**Your goal:** Search the data for the word "counterpart". Reproduce every line where it is found.

Dataset entries

----------

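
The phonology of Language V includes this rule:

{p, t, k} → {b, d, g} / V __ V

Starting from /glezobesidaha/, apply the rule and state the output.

glezobesidaha

No segment of /glezobesidaha/ meets the structural description of the rule, so the form surfaces unchanged.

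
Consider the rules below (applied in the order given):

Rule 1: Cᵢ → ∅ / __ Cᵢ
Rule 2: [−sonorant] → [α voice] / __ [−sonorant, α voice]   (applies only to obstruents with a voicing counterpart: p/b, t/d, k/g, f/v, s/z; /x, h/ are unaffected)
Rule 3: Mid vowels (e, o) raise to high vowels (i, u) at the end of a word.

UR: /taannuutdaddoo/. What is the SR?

taanuuddadou

Rule 1 (degemination): /nn/ is a geminate; the first /n/ deletes. /dd/ is a geminate; the first /d/ deletes. /taannuutdaddoo/ → taanuutdadoo.
Rule 2 (regressive voicing assimilation): /t/ precedes the voiced obstruent /d/, so it voices to [d] by assimilation. /taanuutdadoo/ → taanuuddadoo.
Rule 3 (final vowel raising): /o/ is a mid vowel in word-final position, so it raises to [u]. /taanuuddadoo/ → taanuuddadou.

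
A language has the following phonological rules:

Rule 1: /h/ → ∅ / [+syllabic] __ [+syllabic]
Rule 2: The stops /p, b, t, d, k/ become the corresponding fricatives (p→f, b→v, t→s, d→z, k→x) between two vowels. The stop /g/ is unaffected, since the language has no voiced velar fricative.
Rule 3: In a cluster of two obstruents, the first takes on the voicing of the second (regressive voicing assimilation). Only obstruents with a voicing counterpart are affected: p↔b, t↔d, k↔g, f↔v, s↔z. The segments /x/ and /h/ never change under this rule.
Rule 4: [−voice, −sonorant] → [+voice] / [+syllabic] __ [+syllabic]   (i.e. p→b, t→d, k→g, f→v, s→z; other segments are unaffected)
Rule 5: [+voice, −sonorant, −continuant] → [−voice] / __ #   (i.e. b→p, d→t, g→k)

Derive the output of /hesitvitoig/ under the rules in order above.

Rule 1 (intervocalic h-deletion): no segment meets the environment; /hesitvitoig/ is unchanged.
Rule 2 (intervocalic spirantization): /t/ is a stop between vowels /i/ and /o/, so it spirantizes to the fricative [s]. /hesitvitoig/ → hesitvisoig.
Rule 3 (regressive voicing assimilation): /t/ precedes the voiced obstruent /v/, so it voices to [d] by assimilation. /hesitvisoig/ → hesidvisoig.
Rule 4 (intervocalic voicing): /s/ is a voiceless obstruent between vowels /e/ and /i/, so it voices to [z]. /s/ is a voiceless obstruent between vowels /i/ and /o/, so it voices to [z]. /hesidvisoig/ → hezidvizoig.
Rule 5 (final devoicing): /g/ is a voiced stop in word-final position, so it devoices to [k]. /hezidvizoig/ → hezidvizoik.

hezidvizoik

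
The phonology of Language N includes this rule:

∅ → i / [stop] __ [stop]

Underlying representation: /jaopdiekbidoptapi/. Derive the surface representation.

/p/ and /d/ form a stop–stop cluster, so [i] is inserted between them.
/k/ and /b/ form a stop–stop cluster, so [i] is inserted between them.
/p/ and /t/ form a stop–stop cluster, so [i] is inserted between them.
Surface form: [jaopidiekibidopitapi].

jaopidiekibidopitapi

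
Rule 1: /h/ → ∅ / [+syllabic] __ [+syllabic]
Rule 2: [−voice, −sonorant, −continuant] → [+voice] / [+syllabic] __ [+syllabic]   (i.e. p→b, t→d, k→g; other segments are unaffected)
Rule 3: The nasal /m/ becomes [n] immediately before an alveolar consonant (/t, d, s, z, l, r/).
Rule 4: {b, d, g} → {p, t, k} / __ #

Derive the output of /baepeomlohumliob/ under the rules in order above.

baebeonlounliop

Rule 1 (intervocalic h-deletion): /h/ occurs between vowels /o/ and /u/, so it deletes. /baepeomlohumliob/ → baepeomloumliob.
Rule 2 (intervocalic voicing): /p/ is a voiceless stop between vowels /e/ and /e/, so it voices to [b]. /baepeomloumliob/ → baebeomloumliob.
Rule 3 (nasal place assimilation): /m/ precedes the alveolar consonant /l/, so it assimilates in place to [n]. /m/ precedes the alveolar consonant /l/, so it assimilates in place to [n]. /baebeomloumliob/ → baebeonlounliob.
Rule 4 (final devoicing): /b/ is a voiced stop in word-final position, so it devoices to [p]. /baebeonlounliob/ → baebeonlounliop.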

----------

**Exercise output:**
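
Rule 2: [−sonorant] → [α voice] / __ [−sonorant, α voice]   (applies only to obstruents with a voicing counterpart: p/b, t/d, k/g, f/v, s/z; /x, h/ are unaffected)
Rule 3: In a cluster of two obstruents, the first takes on the voicing of the second (regressive voicing assimilation). Only obstruents with a voicing counterpart are affected: p↔b, t↔d, k↔g, f↔v, s↔z. The segments /x/ and /h/ never change under this rule.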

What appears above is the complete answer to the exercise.